### EXTRACTED INFORMATION ###

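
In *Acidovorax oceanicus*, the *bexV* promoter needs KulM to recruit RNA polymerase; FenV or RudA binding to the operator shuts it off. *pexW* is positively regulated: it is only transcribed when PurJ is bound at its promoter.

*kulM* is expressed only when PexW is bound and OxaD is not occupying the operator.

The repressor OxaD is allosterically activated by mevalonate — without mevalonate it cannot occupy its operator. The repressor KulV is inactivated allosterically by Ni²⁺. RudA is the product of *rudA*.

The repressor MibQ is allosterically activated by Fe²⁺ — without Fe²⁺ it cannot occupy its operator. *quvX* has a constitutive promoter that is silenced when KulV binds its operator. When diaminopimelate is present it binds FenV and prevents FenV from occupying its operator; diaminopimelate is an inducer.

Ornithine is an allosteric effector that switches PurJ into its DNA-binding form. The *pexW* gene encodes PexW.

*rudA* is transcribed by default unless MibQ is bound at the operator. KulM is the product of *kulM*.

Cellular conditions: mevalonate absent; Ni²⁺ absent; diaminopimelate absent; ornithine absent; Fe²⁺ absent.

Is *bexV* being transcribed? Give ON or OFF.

OFF

Diaminopimelate is absent, so FenV is active.
Fe²⁺ is absent, so MibQ is inactive.
With no repressor bound, *rudA* is transcribed.
So RudA is produced and active.
Ornithine is absent, so PurJ is inactive.
Required activator PurJ is absent, so *pexW* is not transcribed.
So PexW is not produced.
Mevalonate is absent, so OxaD is inactive.
Required activator PexW is absent, so *kulM* is not transcribed.
So KulM is not produced.
With repressor FenV bound, *bexV* is not transcribed.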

###

Review the material and copy each line in which the word "that" appears.

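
The repressor MibQ is allosterically activated by Fe²⁺ — without Fe²⁺ it cannot occupy its operator. *quvX* has a constitutive promoter that is silenced when KulV binds its operator. When diaminopimelate is present it binds FenV and prevents FenV from occupying its operator; diaminopimelate is an inducer.
Ornithine is an allosteric effector that switches PurJ into its DNA-binding form. The *pexW* gene encodes PexW.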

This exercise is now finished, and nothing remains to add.